Beginning at the top of the data below, write out every line exactly until you reach the line with "N7: 64.444°N, 19.937°W", and include that line.

Stored data entries
——
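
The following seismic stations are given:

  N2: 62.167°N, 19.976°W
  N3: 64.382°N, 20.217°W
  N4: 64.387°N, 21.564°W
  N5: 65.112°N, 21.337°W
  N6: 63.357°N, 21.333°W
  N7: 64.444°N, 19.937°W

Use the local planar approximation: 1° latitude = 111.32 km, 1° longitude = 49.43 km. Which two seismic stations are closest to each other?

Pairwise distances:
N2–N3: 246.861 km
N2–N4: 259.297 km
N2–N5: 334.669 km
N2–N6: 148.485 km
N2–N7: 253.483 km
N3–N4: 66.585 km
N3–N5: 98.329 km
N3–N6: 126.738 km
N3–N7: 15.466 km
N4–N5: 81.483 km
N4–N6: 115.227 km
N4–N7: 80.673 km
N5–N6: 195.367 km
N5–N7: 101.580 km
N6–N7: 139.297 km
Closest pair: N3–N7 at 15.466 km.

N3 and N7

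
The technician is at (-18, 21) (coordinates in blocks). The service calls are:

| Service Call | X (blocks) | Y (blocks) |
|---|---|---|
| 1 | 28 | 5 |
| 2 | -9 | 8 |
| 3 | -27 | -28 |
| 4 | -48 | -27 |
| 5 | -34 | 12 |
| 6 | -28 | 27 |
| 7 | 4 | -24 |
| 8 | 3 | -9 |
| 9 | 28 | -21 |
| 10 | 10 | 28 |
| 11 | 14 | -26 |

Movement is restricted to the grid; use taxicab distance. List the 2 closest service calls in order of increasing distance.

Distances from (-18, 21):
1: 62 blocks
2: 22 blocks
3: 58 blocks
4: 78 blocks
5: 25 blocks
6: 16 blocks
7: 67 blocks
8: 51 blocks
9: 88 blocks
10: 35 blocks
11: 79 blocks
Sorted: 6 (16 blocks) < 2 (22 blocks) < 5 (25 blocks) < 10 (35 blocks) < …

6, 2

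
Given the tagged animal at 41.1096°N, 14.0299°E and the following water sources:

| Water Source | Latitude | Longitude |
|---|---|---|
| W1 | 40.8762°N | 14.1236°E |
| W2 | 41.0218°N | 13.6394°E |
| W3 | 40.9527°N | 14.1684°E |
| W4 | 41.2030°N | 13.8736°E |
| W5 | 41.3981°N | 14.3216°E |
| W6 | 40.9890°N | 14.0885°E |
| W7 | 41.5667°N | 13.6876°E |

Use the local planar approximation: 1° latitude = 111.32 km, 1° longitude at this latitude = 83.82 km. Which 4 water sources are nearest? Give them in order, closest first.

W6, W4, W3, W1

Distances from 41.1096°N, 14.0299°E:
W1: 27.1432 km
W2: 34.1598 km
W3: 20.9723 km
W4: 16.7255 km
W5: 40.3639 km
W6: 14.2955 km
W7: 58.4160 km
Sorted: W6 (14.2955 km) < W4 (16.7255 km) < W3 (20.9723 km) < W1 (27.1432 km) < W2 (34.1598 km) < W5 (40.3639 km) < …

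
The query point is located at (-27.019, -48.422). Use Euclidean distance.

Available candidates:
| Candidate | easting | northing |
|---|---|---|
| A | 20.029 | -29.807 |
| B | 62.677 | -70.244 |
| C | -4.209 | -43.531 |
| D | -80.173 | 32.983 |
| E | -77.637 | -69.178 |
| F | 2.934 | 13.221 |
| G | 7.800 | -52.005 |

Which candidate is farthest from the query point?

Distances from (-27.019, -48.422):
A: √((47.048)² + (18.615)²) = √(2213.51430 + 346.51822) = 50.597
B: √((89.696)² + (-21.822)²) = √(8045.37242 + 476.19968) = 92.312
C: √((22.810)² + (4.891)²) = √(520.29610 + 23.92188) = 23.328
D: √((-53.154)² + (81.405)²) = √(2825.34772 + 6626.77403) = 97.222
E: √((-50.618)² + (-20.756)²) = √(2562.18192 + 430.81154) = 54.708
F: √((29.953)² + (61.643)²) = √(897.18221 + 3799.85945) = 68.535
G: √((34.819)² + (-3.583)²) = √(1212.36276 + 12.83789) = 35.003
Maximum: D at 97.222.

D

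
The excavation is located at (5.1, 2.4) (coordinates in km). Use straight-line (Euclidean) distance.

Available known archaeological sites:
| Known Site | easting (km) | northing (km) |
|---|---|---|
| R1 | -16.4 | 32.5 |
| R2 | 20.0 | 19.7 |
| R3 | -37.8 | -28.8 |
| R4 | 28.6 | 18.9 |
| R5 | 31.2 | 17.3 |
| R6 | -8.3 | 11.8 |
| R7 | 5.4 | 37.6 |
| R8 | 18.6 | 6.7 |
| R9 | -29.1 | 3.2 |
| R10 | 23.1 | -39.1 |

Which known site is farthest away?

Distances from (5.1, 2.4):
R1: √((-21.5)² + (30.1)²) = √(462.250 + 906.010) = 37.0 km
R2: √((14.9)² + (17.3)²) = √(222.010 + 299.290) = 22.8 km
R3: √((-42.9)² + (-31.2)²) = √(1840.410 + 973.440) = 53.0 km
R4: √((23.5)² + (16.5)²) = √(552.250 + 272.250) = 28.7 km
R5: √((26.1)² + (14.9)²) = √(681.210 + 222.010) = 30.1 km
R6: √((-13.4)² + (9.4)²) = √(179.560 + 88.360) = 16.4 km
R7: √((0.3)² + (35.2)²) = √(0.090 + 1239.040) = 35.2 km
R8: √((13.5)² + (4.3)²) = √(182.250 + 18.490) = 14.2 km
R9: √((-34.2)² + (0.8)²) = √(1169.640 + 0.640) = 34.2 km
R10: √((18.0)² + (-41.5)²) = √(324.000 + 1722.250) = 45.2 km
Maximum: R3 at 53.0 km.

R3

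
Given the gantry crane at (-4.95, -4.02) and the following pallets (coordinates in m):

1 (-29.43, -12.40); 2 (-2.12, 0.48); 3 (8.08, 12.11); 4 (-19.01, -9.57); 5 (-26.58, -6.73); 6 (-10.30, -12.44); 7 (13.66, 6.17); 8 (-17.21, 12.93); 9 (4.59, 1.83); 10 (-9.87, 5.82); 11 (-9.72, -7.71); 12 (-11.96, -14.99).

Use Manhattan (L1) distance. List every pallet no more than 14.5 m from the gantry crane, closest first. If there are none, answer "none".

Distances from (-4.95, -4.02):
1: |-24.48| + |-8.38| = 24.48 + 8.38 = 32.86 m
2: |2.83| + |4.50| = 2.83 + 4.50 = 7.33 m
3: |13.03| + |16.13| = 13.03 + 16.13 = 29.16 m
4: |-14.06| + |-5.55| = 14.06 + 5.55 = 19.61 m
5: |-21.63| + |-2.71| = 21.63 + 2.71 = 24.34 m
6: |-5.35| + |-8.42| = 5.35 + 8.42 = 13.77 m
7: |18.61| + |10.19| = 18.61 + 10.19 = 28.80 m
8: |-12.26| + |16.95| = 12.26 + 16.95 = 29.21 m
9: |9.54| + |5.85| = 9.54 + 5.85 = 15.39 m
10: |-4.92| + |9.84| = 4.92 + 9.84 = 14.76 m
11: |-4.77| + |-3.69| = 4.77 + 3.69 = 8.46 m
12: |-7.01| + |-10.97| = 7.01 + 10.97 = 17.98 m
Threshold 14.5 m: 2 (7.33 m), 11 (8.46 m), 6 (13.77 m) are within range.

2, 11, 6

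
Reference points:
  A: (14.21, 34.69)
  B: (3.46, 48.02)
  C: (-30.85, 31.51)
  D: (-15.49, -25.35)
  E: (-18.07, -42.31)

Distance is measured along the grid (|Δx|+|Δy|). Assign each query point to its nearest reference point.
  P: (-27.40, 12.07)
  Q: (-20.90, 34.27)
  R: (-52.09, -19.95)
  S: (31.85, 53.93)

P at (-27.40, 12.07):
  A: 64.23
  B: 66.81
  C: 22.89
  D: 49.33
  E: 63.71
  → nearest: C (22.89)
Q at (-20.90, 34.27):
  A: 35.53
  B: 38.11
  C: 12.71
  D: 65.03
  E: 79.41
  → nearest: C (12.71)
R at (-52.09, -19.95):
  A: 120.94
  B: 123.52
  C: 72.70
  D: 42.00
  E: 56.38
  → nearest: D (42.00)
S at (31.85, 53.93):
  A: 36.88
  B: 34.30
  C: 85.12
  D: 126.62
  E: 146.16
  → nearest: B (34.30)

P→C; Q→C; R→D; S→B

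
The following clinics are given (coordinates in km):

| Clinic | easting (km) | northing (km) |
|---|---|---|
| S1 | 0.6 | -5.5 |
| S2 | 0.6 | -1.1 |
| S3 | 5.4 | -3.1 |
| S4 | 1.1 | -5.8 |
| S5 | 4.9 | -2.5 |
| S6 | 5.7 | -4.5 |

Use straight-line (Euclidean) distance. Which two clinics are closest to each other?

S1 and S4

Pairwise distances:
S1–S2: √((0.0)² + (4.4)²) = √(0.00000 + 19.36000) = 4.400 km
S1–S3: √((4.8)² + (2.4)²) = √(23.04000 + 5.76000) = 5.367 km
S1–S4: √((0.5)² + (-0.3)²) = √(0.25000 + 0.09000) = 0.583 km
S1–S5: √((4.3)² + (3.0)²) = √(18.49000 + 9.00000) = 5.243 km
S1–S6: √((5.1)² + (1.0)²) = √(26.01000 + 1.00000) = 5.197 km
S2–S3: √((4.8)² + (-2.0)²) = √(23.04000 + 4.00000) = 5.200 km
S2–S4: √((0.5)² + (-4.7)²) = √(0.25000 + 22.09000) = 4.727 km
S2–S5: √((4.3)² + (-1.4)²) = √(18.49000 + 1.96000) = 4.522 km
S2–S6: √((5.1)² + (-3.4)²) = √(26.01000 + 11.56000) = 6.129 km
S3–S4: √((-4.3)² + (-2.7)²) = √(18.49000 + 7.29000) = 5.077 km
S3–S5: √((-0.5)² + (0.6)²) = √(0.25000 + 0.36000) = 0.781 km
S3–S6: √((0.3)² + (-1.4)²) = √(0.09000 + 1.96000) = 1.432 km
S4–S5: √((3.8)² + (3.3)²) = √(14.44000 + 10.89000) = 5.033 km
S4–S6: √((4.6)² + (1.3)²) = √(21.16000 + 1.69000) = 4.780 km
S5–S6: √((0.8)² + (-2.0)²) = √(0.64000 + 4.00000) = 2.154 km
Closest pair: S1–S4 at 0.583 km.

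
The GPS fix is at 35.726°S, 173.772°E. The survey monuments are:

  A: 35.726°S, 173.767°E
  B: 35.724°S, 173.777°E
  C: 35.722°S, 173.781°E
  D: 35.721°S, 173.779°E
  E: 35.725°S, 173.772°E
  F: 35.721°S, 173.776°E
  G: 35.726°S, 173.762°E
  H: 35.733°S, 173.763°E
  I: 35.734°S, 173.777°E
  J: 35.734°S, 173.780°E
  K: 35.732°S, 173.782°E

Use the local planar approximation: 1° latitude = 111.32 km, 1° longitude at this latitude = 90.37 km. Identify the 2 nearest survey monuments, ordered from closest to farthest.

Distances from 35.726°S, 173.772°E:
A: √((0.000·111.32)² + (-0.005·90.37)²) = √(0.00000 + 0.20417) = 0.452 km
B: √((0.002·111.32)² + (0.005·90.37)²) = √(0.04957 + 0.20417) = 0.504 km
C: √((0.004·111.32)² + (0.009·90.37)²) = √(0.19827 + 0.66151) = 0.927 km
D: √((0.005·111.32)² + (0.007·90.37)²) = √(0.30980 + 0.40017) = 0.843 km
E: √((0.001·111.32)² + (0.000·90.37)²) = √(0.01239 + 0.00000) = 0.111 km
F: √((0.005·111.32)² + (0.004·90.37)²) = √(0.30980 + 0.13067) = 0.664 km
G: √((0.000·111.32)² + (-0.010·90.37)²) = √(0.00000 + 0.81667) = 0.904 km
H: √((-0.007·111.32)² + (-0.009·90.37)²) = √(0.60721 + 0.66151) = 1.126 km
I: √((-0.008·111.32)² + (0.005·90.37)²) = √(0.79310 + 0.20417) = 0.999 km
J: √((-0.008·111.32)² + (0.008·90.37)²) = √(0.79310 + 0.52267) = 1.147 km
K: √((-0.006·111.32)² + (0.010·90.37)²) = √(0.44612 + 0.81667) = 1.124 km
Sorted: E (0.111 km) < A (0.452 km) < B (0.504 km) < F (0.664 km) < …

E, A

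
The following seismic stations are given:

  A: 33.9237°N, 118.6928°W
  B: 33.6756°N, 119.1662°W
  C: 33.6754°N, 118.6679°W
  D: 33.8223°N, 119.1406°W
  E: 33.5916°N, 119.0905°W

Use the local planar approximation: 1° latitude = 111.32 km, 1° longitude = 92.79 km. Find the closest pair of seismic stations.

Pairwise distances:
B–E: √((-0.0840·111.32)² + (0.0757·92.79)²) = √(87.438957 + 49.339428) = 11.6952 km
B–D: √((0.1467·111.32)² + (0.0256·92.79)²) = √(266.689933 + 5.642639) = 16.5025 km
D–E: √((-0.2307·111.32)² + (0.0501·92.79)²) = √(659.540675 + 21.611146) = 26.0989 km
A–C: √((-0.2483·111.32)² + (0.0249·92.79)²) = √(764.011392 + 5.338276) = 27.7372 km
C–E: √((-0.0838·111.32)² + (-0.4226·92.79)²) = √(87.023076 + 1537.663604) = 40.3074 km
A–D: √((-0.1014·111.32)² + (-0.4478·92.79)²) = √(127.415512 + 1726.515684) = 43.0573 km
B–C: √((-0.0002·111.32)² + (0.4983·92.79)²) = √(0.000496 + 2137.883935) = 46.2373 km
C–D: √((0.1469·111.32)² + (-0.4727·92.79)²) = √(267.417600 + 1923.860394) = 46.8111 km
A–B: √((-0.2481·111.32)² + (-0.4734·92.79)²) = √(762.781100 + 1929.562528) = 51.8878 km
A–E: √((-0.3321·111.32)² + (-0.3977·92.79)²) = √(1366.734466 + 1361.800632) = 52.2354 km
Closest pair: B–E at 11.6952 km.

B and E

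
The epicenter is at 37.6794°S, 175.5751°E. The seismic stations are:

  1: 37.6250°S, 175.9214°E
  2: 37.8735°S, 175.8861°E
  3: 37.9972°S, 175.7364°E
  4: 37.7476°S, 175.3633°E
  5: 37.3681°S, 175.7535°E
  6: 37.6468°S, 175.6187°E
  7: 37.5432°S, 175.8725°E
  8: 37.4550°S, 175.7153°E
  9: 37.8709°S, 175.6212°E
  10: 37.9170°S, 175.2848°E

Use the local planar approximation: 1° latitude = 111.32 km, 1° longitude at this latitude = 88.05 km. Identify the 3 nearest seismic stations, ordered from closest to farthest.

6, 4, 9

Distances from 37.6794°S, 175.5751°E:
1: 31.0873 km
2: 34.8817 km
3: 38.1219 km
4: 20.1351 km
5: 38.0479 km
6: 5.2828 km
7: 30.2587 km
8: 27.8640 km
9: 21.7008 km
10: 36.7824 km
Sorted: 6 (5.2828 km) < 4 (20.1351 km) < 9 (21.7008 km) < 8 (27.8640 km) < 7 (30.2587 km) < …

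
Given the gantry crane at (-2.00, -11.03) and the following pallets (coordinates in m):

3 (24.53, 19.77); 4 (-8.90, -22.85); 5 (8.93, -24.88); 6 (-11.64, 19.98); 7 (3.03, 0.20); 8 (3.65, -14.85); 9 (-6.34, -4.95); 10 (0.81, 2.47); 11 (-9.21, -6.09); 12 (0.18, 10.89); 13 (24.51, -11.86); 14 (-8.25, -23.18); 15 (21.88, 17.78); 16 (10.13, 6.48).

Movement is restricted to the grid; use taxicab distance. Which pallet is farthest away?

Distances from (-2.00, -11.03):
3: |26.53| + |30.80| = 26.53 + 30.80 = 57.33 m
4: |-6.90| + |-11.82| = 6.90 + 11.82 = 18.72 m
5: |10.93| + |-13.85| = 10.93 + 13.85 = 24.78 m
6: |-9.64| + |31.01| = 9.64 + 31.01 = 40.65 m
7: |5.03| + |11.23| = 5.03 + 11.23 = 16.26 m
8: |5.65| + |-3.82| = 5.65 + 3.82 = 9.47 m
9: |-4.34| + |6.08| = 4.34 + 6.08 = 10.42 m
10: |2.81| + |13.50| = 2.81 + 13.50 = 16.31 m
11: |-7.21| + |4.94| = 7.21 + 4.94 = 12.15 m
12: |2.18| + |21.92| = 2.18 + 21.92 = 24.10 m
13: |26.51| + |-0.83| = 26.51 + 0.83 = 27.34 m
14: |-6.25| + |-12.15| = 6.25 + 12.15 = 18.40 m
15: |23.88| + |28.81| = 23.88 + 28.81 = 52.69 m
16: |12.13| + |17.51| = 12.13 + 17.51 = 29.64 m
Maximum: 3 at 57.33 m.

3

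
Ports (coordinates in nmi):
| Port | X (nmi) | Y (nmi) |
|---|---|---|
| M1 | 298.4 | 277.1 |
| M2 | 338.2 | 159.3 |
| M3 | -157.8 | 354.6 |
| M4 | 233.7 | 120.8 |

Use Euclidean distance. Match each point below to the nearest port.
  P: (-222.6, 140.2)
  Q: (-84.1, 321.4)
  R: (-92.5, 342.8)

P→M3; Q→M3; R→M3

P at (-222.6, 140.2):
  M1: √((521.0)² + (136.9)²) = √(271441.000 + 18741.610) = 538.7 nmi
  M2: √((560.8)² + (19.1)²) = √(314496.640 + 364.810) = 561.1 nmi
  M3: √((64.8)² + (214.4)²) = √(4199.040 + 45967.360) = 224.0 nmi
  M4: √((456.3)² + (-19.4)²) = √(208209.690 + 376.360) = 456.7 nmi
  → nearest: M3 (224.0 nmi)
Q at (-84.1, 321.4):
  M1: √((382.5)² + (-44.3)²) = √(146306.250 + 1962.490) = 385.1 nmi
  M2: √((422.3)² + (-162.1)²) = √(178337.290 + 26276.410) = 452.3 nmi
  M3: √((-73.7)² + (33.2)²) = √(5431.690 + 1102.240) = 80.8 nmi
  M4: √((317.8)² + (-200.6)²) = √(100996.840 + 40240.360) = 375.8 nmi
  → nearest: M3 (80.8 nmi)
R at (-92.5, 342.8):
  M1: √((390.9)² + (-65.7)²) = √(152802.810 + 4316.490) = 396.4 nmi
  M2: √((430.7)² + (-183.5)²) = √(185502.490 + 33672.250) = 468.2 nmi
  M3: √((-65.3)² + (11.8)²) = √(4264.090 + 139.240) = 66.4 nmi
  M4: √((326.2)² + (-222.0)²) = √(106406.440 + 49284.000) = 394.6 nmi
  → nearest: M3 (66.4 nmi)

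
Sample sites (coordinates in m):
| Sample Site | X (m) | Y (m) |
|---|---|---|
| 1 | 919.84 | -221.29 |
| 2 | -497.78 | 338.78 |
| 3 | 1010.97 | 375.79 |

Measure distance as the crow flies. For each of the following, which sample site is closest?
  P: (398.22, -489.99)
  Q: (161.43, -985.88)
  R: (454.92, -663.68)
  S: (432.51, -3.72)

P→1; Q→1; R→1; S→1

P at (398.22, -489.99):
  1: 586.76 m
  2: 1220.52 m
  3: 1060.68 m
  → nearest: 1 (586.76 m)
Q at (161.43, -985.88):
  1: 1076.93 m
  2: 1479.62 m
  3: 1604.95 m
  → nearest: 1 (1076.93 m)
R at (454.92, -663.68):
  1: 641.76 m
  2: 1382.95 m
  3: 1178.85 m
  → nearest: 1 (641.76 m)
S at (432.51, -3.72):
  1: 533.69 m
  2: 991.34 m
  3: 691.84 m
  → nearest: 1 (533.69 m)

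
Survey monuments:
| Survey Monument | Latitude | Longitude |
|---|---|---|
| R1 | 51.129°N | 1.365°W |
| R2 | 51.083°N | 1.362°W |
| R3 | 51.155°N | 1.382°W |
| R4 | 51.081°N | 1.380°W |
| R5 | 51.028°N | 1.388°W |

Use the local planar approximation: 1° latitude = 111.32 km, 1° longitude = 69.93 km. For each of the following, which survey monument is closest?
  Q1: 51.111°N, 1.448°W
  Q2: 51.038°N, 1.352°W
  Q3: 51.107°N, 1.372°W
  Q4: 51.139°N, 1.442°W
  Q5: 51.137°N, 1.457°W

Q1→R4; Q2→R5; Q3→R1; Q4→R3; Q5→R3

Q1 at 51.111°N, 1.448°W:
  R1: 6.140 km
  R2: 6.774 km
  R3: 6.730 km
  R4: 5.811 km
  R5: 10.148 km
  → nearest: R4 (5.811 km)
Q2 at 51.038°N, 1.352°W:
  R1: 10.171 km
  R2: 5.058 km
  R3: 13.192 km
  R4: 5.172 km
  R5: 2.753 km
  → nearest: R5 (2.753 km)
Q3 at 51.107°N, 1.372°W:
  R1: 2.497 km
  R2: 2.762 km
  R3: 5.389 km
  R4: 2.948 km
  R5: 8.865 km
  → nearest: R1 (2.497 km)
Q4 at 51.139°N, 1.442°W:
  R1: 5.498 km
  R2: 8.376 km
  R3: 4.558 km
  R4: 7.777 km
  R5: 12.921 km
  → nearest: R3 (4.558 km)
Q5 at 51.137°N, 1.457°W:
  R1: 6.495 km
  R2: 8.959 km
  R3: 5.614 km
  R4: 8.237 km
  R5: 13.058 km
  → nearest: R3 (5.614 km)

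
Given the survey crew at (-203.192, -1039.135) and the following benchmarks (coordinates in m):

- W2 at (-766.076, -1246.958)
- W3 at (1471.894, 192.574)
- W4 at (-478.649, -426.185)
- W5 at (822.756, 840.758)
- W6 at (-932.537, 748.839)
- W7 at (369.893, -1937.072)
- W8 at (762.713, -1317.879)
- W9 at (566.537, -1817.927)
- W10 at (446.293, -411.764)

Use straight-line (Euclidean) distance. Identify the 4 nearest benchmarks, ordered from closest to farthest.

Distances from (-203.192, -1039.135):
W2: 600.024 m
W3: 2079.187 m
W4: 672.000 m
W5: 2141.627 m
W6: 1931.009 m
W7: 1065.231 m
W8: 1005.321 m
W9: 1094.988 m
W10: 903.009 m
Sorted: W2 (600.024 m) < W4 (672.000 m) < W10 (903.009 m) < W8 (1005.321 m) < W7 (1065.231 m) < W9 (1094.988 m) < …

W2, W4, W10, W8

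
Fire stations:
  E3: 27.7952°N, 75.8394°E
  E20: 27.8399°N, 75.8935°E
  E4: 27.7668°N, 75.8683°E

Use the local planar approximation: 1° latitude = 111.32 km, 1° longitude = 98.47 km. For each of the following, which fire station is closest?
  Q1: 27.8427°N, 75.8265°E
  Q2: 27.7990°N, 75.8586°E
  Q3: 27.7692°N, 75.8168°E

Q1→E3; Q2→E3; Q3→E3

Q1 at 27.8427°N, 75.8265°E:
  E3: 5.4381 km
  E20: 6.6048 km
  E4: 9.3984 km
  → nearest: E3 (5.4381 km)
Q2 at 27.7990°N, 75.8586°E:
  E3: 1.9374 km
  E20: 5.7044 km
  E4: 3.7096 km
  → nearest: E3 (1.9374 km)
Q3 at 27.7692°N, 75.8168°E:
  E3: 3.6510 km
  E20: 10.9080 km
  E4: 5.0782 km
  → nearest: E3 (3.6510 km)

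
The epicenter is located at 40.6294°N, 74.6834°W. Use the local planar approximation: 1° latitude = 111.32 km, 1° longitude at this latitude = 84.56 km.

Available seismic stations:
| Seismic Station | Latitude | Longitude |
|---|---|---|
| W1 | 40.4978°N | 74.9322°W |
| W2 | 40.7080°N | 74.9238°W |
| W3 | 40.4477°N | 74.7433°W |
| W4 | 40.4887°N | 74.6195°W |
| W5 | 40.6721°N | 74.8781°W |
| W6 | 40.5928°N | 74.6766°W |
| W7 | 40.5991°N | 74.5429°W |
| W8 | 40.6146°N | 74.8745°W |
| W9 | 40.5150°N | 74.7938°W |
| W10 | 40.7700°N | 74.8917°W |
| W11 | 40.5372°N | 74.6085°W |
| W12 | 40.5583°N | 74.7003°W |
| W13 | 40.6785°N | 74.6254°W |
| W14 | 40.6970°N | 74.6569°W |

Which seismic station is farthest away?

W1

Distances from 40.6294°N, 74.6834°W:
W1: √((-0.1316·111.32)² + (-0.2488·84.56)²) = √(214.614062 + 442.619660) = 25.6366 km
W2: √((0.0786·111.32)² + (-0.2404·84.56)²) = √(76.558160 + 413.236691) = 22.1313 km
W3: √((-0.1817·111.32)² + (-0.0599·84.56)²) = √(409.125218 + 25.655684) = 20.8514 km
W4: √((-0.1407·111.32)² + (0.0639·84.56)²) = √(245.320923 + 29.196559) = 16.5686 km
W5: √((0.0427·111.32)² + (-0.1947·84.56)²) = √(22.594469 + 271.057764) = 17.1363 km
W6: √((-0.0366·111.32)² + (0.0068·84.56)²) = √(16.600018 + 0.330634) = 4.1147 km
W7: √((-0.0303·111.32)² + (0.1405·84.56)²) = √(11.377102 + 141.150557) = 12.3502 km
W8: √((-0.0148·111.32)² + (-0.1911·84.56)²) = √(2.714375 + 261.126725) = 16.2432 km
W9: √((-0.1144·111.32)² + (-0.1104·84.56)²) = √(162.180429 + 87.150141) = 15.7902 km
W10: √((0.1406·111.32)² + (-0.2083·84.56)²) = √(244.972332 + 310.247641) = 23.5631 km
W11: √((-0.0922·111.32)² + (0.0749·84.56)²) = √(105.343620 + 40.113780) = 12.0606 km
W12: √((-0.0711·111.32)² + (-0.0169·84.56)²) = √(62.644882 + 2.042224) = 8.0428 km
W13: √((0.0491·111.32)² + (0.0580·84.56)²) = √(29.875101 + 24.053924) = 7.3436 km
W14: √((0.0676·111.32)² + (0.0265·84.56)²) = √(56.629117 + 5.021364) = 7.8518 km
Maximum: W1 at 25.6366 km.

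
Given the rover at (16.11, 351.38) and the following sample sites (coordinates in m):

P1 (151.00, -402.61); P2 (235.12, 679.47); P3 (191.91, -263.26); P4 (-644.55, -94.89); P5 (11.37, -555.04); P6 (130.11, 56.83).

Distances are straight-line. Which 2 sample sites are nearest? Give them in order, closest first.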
——
- Completed task
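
The following seismic stations are given:

  N2: 62.167°N, 19.976°W
  N3: 64.382°N, 20.217°W
  N4: 64.387°N, 21.564°W
  N5: 65.112°N, 21.337°W
  N6: 63.357°N, 21.333°W
  N7: 64.444°N, 19.937°W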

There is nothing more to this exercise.